Start of Block

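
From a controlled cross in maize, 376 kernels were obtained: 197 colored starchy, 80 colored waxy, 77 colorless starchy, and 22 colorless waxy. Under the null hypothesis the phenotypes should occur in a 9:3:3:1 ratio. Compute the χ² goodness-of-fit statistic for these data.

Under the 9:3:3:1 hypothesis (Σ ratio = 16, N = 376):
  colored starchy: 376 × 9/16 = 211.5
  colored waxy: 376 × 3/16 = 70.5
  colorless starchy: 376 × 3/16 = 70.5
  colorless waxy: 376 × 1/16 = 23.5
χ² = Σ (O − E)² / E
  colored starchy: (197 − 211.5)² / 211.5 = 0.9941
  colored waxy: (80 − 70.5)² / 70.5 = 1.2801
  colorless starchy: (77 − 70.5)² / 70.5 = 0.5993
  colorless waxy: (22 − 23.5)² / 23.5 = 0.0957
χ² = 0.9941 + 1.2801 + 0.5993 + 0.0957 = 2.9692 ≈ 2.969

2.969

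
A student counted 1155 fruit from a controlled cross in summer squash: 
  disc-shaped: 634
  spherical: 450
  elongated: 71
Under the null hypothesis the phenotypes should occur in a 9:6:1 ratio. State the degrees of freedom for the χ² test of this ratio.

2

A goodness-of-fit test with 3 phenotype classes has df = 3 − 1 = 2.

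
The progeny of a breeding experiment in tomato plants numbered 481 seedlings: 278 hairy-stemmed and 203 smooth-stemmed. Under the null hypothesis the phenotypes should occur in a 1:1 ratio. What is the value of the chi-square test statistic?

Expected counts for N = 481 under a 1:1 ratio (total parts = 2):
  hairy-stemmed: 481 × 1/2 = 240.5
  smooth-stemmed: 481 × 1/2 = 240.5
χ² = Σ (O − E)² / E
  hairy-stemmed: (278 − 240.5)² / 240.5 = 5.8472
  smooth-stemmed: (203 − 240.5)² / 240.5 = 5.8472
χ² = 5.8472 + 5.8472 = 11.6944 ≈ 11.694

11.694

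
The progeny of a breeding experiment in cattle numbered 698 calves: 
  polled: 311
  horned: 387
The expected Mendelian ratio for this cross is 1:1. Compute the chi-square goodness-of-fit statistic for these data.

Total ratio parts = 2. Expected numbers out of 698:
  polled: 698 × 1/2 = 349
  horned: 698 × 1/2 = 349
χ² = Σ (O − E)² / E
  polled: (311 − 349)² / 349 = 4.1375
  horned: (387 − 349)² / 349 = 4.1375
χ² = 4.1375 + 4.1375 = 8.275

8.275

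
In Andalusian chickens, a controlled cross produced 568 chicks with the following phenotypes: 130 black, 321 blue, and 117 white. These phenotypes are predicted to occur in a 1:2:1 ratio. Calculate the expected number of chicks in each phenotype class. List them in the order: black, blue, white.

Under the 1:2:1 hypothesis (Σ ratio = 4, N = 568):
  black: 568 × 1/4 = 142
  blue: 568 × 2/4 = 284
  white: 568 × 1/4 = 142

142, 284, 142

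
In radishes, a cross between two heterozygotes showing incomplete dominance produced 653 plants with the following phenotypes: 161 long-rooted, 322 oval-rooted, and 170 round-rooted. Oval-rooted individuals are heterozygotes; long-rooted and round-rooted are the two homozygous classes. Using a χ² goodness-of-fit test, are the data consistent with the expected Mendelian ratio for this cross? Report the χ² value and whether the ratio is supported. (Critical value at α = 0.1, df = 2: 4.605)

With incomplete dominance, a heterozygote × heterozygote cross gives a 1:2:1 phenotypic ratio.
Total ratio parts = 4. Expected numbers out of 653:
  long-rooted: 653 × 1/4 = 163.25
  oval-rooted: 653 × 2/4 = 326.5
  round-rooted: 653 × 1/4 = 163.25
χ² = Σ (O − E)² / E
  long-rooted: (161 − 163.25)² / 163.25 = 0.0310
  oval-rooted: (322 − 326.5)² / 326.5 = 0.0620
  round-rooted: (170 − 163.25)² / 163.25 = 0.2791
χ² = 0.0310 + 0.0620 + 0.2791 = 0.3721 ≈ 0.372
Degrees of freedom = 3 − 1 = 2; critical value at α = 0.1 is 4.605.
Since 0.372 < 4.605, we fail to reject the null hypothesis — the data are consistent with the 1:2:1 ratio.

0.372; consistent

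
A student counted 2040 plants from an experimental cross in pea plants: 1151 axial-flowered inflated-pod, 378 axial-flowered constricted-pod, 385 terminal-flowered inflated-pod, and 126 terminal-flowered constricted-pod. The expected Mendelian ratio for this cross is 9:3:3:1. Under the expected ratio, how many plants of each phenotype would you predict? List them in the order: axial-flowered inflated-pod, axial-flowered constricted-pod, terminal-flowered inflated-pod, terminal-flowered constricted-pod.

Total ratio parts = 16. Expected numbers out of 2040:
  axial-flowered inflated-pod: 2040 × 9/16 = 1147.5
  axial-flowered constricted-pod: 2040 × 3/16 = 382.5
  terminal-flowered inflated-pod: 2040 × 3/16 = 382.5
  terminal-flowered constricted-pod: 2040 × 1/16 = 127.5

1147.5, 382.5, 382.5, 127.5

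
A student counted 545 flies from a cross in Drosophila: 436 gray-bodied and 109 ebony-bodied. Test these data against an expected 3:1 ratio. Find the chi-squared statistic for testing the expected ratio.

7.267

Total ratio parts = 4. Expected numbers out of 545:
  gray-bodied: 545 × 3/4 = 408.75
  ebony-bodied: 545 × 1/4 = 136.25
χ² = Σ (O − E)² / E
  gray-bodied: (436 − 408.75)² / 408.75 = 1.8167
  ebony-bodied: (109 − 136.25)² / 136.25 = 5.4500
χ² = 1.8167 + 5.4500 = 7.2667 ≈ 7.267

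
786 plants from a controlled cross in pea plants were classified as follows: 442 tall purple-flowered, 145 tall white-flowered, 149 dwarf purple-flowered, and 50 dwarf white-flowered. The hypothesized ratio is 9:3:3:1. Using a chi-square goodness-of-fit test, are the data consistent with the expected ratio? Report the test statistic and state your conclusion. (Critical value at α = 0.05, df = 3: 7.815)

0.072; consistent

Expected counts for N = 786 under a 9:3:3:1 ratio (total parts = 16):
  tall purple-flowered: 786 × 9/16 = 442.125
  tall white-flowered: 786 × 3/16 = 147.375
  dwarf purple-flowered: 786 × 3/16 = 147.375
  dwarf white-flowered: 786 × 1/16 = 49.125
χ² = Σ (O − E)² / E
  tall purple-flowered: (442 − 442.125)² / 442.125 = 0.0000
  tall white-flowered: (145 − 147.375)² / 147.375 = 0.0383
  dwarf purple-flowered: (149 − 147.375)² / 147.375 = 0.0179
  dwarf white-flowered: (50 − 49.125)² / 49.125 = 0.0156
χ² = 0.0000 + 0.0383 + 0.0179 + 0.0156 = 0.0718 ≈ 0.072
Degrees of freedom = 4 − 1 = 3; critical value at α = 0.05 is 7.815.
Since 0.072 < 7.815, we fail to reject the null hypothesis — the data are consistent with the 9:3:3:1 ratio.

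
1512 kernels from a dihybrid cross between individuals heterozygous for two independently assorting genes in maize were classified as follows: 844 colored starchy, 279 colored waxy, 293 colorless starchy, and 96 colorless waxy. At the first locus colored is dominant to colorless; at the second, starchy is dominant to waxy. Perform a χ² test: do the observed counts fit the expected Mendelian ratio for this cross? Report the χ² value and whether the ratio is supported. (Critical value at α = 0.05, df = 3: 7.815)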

End of Block

Give the listing again. Leave every word as it stands.

▶ [Exercise solution]:
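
From a controlled cross in maize, 376 kernels were obtained: 197 colored starchy, 80 colored waxy, 77 colorless starchy, and 22 colorless waxy. Under the null hypothesis the phenotypes should occur in a 9:3:3:1 ratio. Compute the χ² goodness-of-fit statistic for these data.

Under the 9:3:3:1 hypothesis (Σ ratio = 16, N = 376):
  colored starchy: 376 × 9/16 = 211.5
  colored waxy: 376 × 3/16 = 70.5
  colorless starchy: 376 × 3/16 = 70.5
  colorless waxy: 376 × 1/16 = 23.5
χ² = Σ (O − E)² / E
  colored starchy: (197 − 211.5)² / 211.5 = 0.9941
  colored waxy: (80 − 70.5)² / 70.5 = 1.2801
  colorless starchy: (77 − 70.5)² / 70.5 = 0.5993
  colorless waxy: (22 − 23.5)² / 23.5 = 0.0957
χ² = 0.9941 + 1.2801 + 0.5993 + 0.0957 = 2.9692 ≈ 2.969

2.969

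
A student counted 1155 fruit from a controlled cross in summer squash: 
  disc-shaped: 634
  spherical: 450
  elongated: 71
Under the null hypothesis the phenotypes should occur in a 9:6:1 ratio. State the degrees of freedom for the χ² test of this ratio.

2

A goodness-of-fit test with 3 phenotype classes has df = 3 − 1 = 2.

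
The progeny of a breeding experiment in tomato plants numbered 481 seedlings: 278 hairy-stemmed and 203 smooth-stemmed. Under the null hypothesis the phenotypes should occur in a 1:1 ratio. What is the value of the chi-square test statistic?

Expected counts for N = 481 under a 1:1 ratio (total parts = 2):
  hairy-stemmed: 481 × 1/2 = 240.5
  smooth-stemmed: 481 × 1/2 = 240.5
χ² = Σ (O − E)² / E
  hairy-stemmed: (278 − 240.5)² / 240.5 = 5.8472
  smooth-stemmed: (203 − 240.5)² / 240.5 = 5.8472
χ² = 5.8472 + 5.8472 = 11.6944 ≈ 11.694

11.694

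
The progeny of a breeding experiment in cattle numbered 698 calves: 
  polled: 311
  horned: 387
The expected Mendelian ratio for this cross is 1:1. Compute the chi-square goodness-of-fit statistic for these data.

Total ratio parts = 2. Expected numbers out of 698:
  polled: 698 × 1/2 = 349
  horned: 698 × 1/2 = 349
χ² = Σ (O − E)² / E
  polled: (311 − 349)² / 349 = 4.1375
  horned: (387 − 349)² / 349 = 4.1375
χ² = 4.1375 + 4.1375 = 8.275

8.275

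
In Andalusian chickens, a controlled cross produced 568 chicks with the following phenotypes: 130 black, 321 blue, and 117 white. These phenotypes are predicted to occur in a 1:2:1 ratio. Calculate the expected number of chicks in each phenotype class. List them in the order: black, blue, white.

Under the 1:2:1 hypothesis (Σ ratio = 4, N = 568):
  black: 568 × 1/4 = 142
  blue: 568 × 2/4 = 284
  white: 568 × 1/4 = 142

142, 284, 142

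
In radishes, a cross between two heterozygotes showing incomplete dominance produced 653 plants with the following phenotypes: 161 long-rooted, 322 oval-rooted, and 170 round-rooted. Oval-rooted individuals are heterozygotes; long-rooted and round-rooted are the two homozygous classes. Using a χ² goodness-of-fit test, are the data consistent with the expected Mendelian ratio for this cross? Report the χ² value and whether the ratio is supported. (Critical value at α = 0.1, df = 2: 4.605)

With incomplete dominance, a heterozygote × heterozygote cross gives a 1:2:1 phenotypic ratio.
Total ratio parts = 4. Expected numbers out of 653:
  long-rooted: 653 × 1/4 = 163.25
  oval-rooted: 653 × 2/4 = 326.5
  round-rooted: 653 × 1/4 = 163.25
χ² = Σ (O − E)² / E
  long-rooted: (161 − 163.25)² / 163.25 = 0.0310
  oval-rooted: (322 − 326.5)² / 326.5 = 0.0620
  round-rooted: (170 − 163.25)² / 163.25 = 0.2791
χ² = 0.0310 + 0.0620 + 0.2791 = 0.3721 ≈ 0.372
Degrees of freedom = 3 − 1 = 2; critical value at α = 0.1 is 4.605.
Since 0.372 < 4.605, we fail to reject the null hypothesis — the data are consistent with the 1:2:1 ratio.

0.372; consistent

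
A student counted 2040 plants from an experimental cross in pea plants: 1151 axial-flowered inflated-pod, 378 axial-flowered constricted-pod, 385 terminal-flowered inflated-pod, and 126 terminal-flowered constricted-pod. The expected Mendelian ratio for this cross is 9:3:3:1. Under the expected ratio, how many plants of each phenotype would you predict? List them in the order: axial-flowered inflated-pod, axial-flowered constricted-pod, terminal-flowered inflated-pod, terminal-flowered constricted-pod.

Total ratio parts = 16. Expected numbers out of 2040:
  axial-flowered inflated-pod: 2040 × 9/16 = 1147.5
  axial-flowered constricted-pod: 2040 × 3/16 = 382.5
  terminal-flowered inflated-pod: 2040 × 3/16 = 382.5
  terminal-flowered constricted-pod: 2040 × 1/16 = 127.5

1147.5, 382.5, 382.5, 127.5

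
A student counted 545 flies from a cross in Drosophila: 436 gray-bodied and 109 ebony-bodied. Test these data against an expected 3:1 ratio. Find the chi-squared statistic for testing the expected ratio.

7.267

Total ratio parts = 4. Expected numbers out of 545:
  gray-bodied: 545 × 3/4 = 408.75
  ebony-bodied: 545 × 1/4 = 136.25
χ² = Σ (O − E)² / E
  gray-bodied: (436 − 408.75)² / 408.75 = 1.8167
  ebony-bodied: (109 − 136.25)² / 136.25 = 5.4500
χ² = 1.8167 + 5.4500 = 7.2667 ≈ 7.267

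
786 plants from a controlled cross in pea plants were classified as follows: 442 tall purple-flowered, 145 tall white-flowered, 149 dwarf purple-flowered, and 50 dwarf white-flowered. The hypothesized ratio is 9:3:3:1. Using a chi-square goodness-of-fit test, are the data consistent with the expected ratio? Report the test statistic and state your conclusion. (Critical value at α = 0.05, df = 3: 7.815)

0.072; consistent

Expected counts for N = 786 under a 9:3:3:1 ratio (total parts = 16):
  tall purple-flowered: 786 × 9/16 = 442.125
  tall white-flowered: 786 × 3/16 = 147.375
  dwarf purple-flowered: 786 × 3/16 = 147.375
  dwarf white-flowered: 786 × 1/16 = 49.125
χ² = Σ (O − E)² / E
  tall purple-flowered: (442 − 442.125)² / 442.125 = 0.0000
  tall white-flowered: (145 − 147.375)² / 147.375 = 0.0383
  dwarf purple-flowered: (149 − 147.375)² / 147.375 = 0.0179
  dwarf white-flowered: (50 − 49.125)² / 49.125 = 0.0156
χ² = 0.0000 + 0.0383 + 0.0179 + 0.0156 = 0.0718 ≈ 0.072
Degrees of freedom = 4 − 1 = 3; critical value at α = 0.05 is 7.815.
Since 0.072 < 7.815, we fail to reject the null hypothesis — the data are consistent with the 9:3:3:1 ratio.

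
1512 kernels from a dihybrid cross between individuals heterozygous for two independently assorting genes in maize were classified as follows: 844 colored starchy, 279 colored waxy, 293 colorless starchy, and 96 colorless waxy. At the first locus colored is dominant to colorless; at the second, starchy is dominant to waxy. Perform a χ² test: do the observed counts fit the expected Mendelian ratio for this cross? Report the χ² value and whether the ratio is supported. (Critical value at α = 0.05, df = 3: 7.815)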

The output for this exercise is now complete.